» PROBLEM DESCRIPTION
Would you go through the records below and copy each line with the string "have"?

» DATA FOR REVIEW
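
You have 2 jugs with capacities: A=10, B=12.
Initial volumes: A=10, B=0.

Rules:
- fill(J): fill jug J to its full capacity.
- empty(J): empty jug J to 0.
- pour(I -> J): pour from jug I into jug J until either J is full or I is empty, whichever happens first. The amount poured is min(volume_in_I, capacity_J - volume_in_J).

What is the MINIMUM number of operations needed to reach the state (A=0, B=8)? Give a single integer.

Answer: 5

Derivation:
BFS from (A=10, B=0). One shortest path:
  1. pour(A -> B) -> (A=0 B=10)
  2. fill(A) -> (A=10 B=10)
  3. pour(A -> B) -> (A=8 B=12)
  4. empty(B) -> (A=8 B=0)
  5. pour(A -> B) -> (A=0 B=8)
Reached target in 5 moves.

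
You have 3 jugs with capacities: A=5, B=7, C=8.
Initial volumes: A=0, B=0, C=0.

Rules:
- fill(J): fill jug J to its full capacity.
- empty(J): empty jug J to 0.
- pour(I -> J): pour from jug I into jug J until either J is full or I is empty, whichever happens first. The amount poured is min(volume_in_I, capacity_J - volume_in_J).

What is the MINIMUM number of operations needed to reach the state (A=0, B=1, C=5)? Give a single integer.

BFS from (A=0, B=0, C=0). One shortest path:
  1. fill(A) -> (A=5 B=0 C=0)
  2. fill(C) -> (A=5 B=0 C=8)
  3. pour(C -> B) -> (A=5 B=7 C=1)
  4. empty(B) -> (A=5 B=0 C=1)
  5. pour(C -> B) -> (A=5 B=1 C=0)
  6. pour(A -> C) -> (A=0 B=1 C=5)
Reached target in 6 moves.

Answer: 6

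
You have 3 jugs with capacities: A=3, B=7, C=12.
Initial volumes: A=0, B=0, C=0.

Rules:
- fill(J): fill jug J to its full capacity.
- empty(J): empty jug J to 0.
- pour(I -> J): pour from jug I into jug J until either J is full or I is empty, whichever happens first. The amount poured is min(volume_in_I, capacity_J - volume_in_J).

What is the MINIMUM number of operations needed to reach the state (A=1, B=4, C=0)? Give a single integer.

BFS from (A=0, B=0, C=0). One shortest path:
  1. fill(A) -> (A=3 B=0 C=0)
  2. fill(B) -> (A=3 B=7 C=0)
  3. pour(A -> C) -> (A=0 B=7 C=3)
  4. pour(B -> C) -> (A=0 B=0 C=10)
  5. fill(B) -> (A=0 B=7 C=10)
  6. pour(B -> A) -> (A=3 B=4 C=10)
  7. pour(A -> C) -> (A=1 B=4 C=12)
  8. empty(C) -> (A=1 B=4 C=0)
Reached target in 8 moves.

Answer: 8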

» OUTPUT FOR THIS TASK
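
You have 2 jugs with capacities: A=10, B=12.
You have 3 jugs with capacities: A=5, B=7, C=8.
You have 3 jugs with capacities: A=3, B=7, C=12.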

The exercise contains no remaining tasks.